-- Exercise goal --
Please count the lines in the material below that include "following". Reply with the number alone.

START Exercise materials

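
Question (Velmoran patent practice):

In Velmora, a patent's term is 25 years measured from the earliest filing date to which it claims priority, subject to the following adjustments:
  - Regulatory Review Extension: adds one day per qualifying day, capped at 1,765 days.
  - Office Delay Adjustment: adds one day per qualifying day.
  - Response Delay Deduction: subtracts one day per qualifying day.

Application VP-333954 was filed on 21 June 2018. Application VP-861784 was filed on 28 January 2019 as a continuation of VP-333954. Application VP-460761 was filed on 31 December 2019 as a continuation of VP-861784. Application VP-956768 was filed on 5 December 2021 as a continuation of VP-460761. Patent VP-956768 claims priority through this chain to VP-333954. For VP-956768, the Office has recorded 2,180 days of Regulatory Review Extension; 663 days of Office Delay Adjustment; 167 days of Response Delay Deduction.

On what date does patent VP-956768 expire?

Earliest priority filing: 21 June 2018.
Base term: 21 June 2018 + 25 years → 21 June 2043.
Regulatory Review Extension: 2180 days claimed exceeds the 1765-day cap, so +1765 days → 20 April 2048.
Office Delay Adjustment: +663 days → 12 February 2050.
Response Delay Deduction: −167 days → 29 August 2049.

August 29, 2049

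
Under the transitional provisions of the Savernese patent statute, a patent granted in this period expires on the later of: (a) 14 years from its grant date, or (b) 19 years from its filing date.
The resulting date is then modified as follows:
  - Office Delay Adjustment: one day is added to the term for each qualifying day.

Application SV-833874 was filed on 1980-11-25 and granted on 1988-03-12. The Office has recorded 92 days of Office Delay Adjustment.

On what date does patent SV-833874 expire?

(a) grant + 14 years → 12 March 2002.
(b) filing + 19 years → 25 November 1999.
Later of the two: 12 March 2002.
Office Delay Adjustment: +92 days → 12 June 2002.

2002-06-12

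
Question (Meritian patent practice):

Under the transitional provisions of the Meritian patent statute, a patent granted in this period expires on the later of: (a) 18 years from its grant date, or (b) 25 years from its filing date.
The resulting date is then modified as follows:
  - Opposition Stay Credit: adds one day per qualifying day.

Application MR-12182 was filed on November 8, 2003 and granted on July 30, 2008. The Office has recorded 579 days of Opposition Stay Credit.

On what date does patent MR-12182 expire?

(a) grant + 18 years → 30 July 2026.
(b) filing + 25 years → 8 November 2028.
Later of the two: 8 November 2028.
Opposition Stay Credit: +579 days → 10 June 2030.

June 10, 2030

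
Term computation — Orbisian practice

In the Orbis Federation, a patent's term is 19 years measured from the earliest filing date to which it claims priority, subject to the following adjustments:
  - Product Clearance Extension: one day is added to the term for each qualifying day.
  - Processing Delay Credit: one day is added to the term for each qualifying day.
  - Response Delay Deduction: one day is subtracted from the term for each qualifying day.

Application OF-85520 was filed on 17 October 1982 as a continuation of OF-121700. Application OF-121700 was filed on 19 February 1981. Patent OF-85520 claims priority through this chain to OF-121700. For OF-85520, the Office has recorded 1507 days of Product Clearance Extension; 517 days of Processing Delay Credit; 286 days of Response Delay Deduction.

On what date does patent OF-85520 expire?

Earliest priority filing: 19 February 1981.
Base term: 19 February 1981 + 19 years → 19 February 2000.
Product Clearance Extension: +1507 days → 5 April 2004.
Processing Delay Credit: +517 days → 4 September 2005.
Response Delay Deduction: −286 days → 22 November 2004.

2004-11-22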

END Exercise materials
START Exercise materials

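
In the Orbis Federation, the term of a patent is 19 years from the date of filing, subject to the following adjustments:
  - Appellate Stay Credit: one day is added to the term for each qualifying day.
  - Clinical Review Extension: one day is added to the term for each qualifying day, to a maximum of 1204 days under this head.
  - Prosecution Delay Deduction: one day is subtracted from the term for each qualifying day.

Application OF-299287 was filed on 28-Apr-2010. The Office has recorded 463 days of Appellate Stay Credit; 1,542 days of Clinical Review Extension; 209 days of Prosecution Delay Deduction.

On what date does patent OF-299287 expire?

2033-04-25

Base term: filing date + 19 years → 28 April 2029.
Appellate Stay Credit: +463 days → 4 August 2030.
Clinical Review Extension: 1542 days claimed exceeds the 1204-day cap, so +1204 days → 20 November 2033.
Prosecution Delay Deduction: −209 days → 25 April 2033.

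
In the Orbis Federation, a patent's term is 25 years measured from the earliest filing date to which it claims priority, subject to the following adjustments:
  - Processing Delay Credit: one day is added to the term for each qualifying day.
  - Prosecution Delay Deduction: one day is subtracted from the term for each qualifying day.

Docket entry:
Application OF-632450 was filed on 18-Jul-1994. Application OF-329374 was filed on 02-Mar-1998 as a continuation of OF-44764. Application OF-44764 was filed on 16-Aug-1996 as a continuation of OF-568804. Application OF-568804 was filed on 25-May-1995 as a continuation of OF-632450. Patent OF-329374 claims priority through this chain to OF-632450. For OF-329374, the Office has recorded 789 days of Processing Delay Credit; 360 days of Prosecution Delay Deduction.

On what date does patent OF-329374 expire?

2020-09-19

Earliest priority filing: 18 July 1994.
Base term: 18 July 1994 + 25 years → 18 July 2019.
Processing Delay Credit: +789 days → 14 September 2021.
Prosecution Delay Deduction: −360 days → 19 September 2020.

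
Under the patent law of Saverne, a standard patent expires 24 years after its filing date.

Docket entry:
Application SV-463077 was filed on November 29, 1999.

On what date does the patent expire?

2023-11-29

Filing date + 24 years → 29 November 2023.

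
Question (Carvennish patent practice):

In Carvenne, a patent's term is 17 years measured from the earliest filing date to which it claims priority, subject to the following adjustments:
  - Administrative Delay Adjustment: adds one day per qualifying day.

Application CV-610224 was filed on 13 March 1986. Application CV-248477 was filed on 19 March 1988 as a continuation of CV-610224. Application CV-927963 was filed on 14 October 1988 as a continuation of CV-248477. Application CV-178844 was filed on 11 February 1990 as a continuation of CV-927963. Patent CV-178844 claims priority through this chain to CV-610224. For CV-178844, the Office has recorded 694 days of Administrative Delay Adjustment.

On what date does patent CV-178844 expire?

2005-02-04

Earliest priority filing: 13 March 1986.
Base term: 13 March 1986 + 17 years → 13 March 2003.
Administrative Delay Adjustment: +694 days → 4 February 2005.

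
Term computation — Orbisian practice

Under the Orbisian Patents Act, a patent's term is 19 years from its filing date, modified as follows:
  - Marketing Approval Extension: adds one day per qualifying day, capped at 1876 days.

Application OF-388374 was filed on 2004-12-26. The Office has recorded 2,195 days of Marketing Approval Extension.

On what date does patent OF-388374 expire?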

END Exercise materials
START Exercise materials

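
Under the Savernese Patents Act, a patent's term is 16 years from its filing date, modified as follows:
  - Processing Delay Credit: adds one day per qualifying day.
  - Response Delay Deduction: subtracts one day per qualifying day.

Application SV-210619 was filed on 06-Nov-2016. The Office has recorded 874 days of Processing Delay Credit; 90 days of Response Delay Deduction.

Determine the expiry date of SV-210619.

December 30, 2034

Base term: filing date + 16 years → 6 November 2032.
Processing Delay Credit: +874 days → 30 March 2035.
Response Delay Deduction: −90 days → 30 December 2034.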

END Exercise materials

-- Solution below --
5